PROBLEM REQUIREMENTS:
Would you please repeat exactly the lines from the one containing "Is [2, 13, 30, 24, 5, 5]" to the end of the records, both included, and leave out the rest?

═══ MATERIAL PROVIDED

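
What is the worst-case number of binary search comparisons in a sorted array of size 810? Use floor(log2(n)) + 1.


Binary search halves the search space each step.
Maximum comparisons = floor(log2(810)) + 1
log2(810) = 9.6618
floor(log2(810)) = 9, so 9 + 1 = 10
Final answer: 10


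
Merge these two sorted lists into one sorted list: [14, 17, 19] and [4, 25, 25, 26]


List A: [14, 17, 19]
List B: [4, 25, 25, 26]
Repeatedly compare the front elements and take the smaller:
  14 vs 4 -> take 4
  14 vs 25 -> take 14
  17 vs 25 -> take 17
  19 vs 25 -> take 19
  A is exhausted; append the rest of B: [25, 25, 26]
Final answer: [4, 14, 17, 19, 25, 25, 26]


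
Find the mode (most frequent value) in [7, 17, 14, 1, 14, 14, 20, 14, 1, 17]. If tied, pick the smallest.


Count the frequency of each value:
  1 appears 2 time(s)
  7 appears 1 time(s)
  14 appears 4 time(s)
  17 appears 2 time(s)
  20 appears 1 time(s)
Maximum frequency is 4.
Only 14 reaches that frequency, so it is the mode.
Final answer: 14


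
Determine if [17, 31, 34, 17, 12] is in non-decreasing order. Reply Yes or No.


Check consecutive pairs:
  17 <= 31? True
  31 <= 34? True
  34 <= 17? False
  17 <= 12? False
2 consecutive pair(s) are out of order, so the list is not sorted.
Final answer: No


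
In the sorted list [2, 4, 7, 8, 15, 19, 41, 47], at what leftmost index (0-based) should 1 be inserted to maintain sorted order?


List is sorted: [2, 4, 7, 8, 15, 19, 41, 47]
We need the leftmost position where 1 can be inserted, i.e. the first index whose element is >= 1 (or the end of the list if none is).
Binary search with low=0, high=8 (0-based indices):
  low=0, high=8, mid=4: a[4]=15 >= 1, so high = 4
  low=0, high=4, mid=2: a[2]=7 >= 1, so high = 2
  low=0, high=2, mid=1: a[1]=4 >= 1, so high = 1
  low=0, high=1, mid=0: a[0]=2 >= 1, so high = 0
Now low = high = 0, so the insertion index is 0.
Final answer: 0


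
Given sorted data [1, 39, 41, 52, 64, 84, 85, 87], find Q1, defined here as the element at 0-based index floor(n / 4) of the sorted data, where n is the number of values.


The list has n = 8 elements.
Q1 index = floor(8 / 4) = floor(2) = 2
Counting from index 0 in the sorted data, the element at index 2 is 41.
Final answer: 41


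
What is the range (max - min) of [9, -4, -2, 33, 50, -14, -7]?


Maximum value: 50
Minimum value: -14
Range = 50 - (-14) = 64
Final answer: 64


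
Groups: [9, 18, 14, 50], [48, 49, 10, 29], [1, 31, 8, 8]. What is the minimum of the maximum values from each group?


Find max of each group:
  Group 1: [9, 18, 14, 50] -> max = 50
  Group 2: [48, 49, 10, 29] -> max = 49
  Group 3: [1, 31, 8, 8] -> max = 31
Maxes: [50, 49, 31]
Minimum of maxes = 31
Final answer: 31


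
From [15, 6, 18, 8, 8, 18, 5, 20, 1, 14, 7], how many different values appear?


List all unique values:
Distinct values: [1, 5, 6, 7, 8, 14, 15, 18, 20]
Count = 9
Final answer: 9


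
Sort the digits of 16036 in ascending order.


The number 16036 has digits: 1, 6, 0, 3, 6
Sorted: 0, 1, 3, 6, 6
Joining the sorted digits gives the result.
Final answer: 01366


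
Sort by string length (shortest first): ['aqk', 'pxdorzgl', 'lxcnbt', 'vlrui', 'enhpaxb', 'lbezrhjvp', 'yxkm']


Compute lengths:
  'aqk' has length 3
  'pxdorzgl' has length 8
  'lxcnbt' has length 6
  'vlrui' has length 5
  'enhpaxb' has length 7
  'lbezrhjvp' has length 9
  'yxkm' has length 4
Lengths in increasing order: 3 < 4 < 5 < 6 < 7 < 8 < 9
Listing the words in that order gives the answer.
Final answer: ['aqk', 'yxkm', 'vlrui', 'lxcnbt', 'enhpaxb', 'pxdorzgl', 'lbezrhjvp']


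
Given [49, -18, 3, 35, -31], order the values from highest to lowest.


Original list: [49, -18, 3, 35, -31]
Repeatedly take the largest remaining element:
  Remaining [49, -18, 3, 35, -31] -> largest is 49
  Remaining [-18, 3, 35, -31] -> largest is 35
  Remaining [-18, 3, -31] -> largest is 3
  Remaining [-18, -31] -> largest is -18
  Remaining [-31] -> largest is -31
Collecting the picks in order gives the descending list.
Final answer: [49, 35, 3, -18, -31]


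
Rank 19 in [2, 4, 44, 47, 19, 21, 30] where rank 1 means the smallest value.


Sort ascending: [2, 4, 19, 21, 30, 44, 47]
Find 19 in the sorted list.
19 is at position 3 (1-indexed).
Final answer: 3


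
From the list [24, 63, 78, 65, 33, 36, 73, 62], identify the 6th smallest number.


Sort ascending: [24, 33, 36, 62, 63, 65, 73, 78]
The 6th element (1-indexed) is at index 5.
Value = 65
Final answer: 65


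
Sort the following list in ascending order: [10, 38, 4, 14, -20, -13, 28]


Original list: [10, 38, 4, 14, -20, -13, 28]
Repeatedly take the smallest remaining element:
  Remaining [10, 38, 4, 14, -20, -13, 28] -> smallest is -20
  Remaining [10, 38, 4, 14, -13, 28] -> smallest is -13
  Remaining [10, 38, 4, 14, 28] -> smallest is 4
  Remaining [10, 38, 14, 28] -> smallest is 10
  Remaining [38, 14, 28] -> smallest is 14
  Remaining [38, 28] -> smallest is 28
  Remaining [38] -> smallest is 38
Collecting the picks in order gives the sorted list.
Final answer: [-20, -13, 4, 10, 14, 28, 38]


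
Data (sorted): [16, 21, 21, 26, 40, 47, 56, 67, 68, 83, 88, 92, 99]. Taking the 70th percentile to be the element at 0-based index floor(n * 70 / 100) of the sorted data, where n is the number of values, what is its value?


The dataset has n = 13 elements.
Index = floor(13 * 70 / 100) = floor(910 / 100) = floor(9.1) = 9
Counting from index 0 in the sorted data, the element at index 9 is 83.
Final answer: 83


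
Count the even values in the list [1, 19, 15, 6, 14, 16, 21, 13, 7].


Check each element:
  1 is odd
  19 is odd
  15 is odd
  6 is even
  14 is even
  16 is even
  21 is odd
  13 is odd
  7 is odd
Evens: [6, 14, 16]
Count of evens = 3
Final answer: 3


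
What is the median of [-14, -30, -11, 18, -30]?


First, sort the list: [-30, -30, -14, -11, 18]
The list has 5 elements (odd count).
The middle index is 2 (0-based), and the element there is -14.
Final answer: -14


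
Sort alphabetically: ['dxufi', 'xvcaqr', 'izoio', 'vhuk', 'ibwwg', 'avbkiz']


Compare strings character by character (the first differing letter decides):
  'avbkiz' < 'dxufi' since 'a' < 'd' at position 1
  'dxufi' < 'ibwwg' since 'd' < 'i' at position 1
  'ibwwg' < 'izoio' since 'b' < 'z' at position 2
  'izoio' < 'vhuk' since 'i' < 'v' at position 1
  'vhuk' < 'xvcaqr' since 'v' < 'x' at position 1
Chaining these comparisons gives the alphabetical order.
Final answer: ['avbkiz', 'dxufi', 'ibwwg', 'izoio', 'vhuk', 'xvcaqr']


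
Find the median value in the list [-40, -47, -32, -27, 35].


First, sort the list: [-47, -40, -32, -27, 35]
The list has 5 elements (odd count).
The middle index is 2 (0-based), and the element there is -32.
Final answer: -32


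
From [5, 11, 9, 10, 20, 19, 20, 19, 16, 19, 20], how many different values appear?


List all unique values:
Distinct values: [5, 9, 10, 11, 16, 19, 20]
Count = 7
Final answer: 7


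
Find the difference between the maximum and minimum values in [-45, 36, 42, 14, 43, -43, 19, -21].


Maximum value: 43
Minimum value: -45
Range = 43 - (-45) = 88
Final answer: 88


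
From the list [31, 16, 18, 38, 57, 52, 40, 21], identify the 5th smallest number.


Sort ascending: [16, 18, 21, 31, 38, 40, 52, 57]
The 5th element (1-indexed) is at index 4.
Value = 38
Final answer: 38


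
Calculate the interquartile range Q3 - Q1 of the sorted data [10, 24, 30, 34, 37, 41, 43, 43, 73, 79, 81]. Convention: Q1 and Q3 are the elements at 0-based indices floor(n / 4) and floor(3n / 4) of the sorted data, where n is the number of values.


The data has n = 11 elements.
Q1 index = floor(11 / 4) = floor(2.75) = 2; Q3 index = floor(3 * 11 / 4) = floor(8.25) = 8
Q1 = element at index 2 = 30
Q3 = element at index 8 = 73
IQR = 73 - 30 = 43
Final answer: 43


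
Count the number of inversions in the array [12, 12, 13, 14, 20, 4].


For each element, count the later elements that are smaller than it:
  12 (index 0): smaller elements after it = [4] -> 1
  12 (index 1): smaller elements after it = [4] -> 1
  13 (index 2): smaller elements after it = [4] -> 1
  14 (index 3): smaller elements after it = [4] -> 1
  20 (index 4): smaller elements after it = [4] -> 1
Total inversions = 1 + 1 + 1 + 1 + 1 = 5
Final answer: 5


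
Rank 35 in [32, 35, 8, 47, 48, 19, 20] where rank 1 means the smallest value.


Sort ascending: [8, 19, 20, 32, 35, 47, 48]
Find 35 in the sorted list.
35 is at position 5 (1-indexed).
Final answer: 5


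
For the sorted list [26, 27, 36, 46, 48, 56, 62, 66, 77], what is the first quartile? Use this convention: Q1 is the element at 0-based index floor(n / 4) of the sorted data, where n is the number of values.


The list has n = 9 elements.
Q1 index = floor(9 / 4) = floor(2.25) = 2
Counting from index 0 in the sorted data, the element at index 2 is 36.
Final answer: 36


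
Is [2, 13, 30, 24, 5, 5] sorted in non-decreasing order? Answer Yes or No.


Check consecutive pairs:
  2 <= 13? True
  13 <= 30? True
  30 <= 24? False
  24 <= 5? False
  5 <= 5? True
2 consecutive pair(s) are out of order, so the list is not sorted.
Final answer: No


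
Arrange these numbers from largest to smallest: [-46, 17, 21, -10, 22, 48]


Original list: [-46, 17, 21, -10, 22, 48]
Repeatedly take the largest remaining element:
  Remaining [-46, 17, 21, -10, 22, 48] -> largest is 48
  Remaining [-46, 17, 21, -10, 22] -> largest is 22
  Remaining [-46, 17, 21, -10] -> largest is 21
  Remaining [-46, 17, -10] -> largest is 17
  Remaining [-46, -10] -> largest is -10
  Remaining [-46] -> largest is -46
Collecting the picks in order gives the descending list.
Final answer: [48, 22, 21, 17, -10, -46]


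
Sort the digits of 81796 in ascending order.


The number 81796 has digits: 8, 1, 7, 9, 6
Sorted: 1, 6, 7, 8, 9
Joining the sorted digits gives the result.
Final answer: 16789


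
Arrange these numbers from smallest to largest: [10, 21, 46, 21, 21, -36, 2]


Original list: [10, 21, 46, 21, 21, -36, 2]
Repeatedly take the smallest remaining element:
  Remaining [10, 21, 46, 21, 21, -36, 2] -> smallest is -36
  Remaining [10, 21, 46, 21, 21, 2] -> smallest is 2
  Remaining [10, 21, 46, 21, 21] -> smallest is 10
  Remaining [21, 46, 21, 21] -> smallest is 21
  Remaining [46, 21, 21] -> smallest is 21
  Remaining [46, 21] -> smallest is 21
  Remaining [46] -> smallest is 46
Collecting the picks in order gives the sorted list.
Final answer: [-36, 2, 10, 21, 21, 21, 46]


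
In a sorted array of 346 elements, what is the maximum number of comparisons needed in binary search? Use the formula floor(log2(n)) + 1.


Binary search halves the search space each step.
Maximum comparisons = floor(log2(346)) + 1
log2(346) = 8.4346
floor(log2(346)) = 8, so 8 + 1 = 9
Final answer: 9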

══════

SOLUTION:
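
Is [2, 13, 30, 24, 5, 5] sorted in non-decreasing order? Answer Yes or No.


Check consecutive pairs:
  2 <= 13? True
  13 <= 30? True
  30 <= 24? False
  24 <= 5? False
  5 <= 5? True
2 consecutive pair(s) are out of order, so the list is not sorted.
Final answer: No


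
Arrange these numbers from largest to smallest: [-46, 17, 21, -10, 22, 48]


Original list: [-46, 17, 21, -10, 22, 48]
Repeatedly take the largest remaining element:
  Remaining [-46, 17, 21, -10, 22, 48] -> largest is 48
  Remaining [-46, 17, 21, -10, 22] -> largest is 22
  Remaining [-46, 17, 21, -10] -> largest is 21
  Remaining [-46, 17, -10] -> largest is 17
  Remaining [-46, -10] -> largest is -10
  Remaining [-46] -> largest is -46
Collecting the picks in order gives the descending list.
Final answer: [48, 22, 21, 17, -10, -46]


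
Sort the digits of 81796 in ascending order.


The number 81796 has digits: 8, 1, 7, 9, 6
Sorted: 1, 6, 7, 8, 9
Joining the sorted digits gives the result.
Final answer: 16789


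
Arrange these numbers from smallest to largest: [10, 21, 46, 21, 21, -36, 2]


Original list: [10, 21, 46, 21, 21, -36, 2]
Repeatedly take the smallest remaining element:
  Remaining [10, 21, 46, 21, 21, -36, 2] -> smallest is -36
  Remaining [10, 21, 46, 21, 21, 2] -> smallest is 2
  Remaining [10, 21, 46, 21, 21] -> smallest is 10
  Remaining [21, 46, 21, 21] -> smallest is 21
  Remaining [46, 21, 21] -> smallest is 21
  Remaining [46, 21] -> smallest is 21
  Remaining [46] -> smallest is 46
Collecting the picks in order gives the sorted list.
Final answer: [-36, 2, 10, 21, 21, 21, 46]


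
In a sorted array of 346 elements, what is the maximum number of comparisons needed in binary search? Use the formula floor(log2(n)) + 1.


Binary search halves the search space each step.
Maximum comparisons = floor(log2(346)) + 1
log2(346) = 8.4346
floor(log2(346)) = 8, so 8 + 1 = 9
Final answer: 9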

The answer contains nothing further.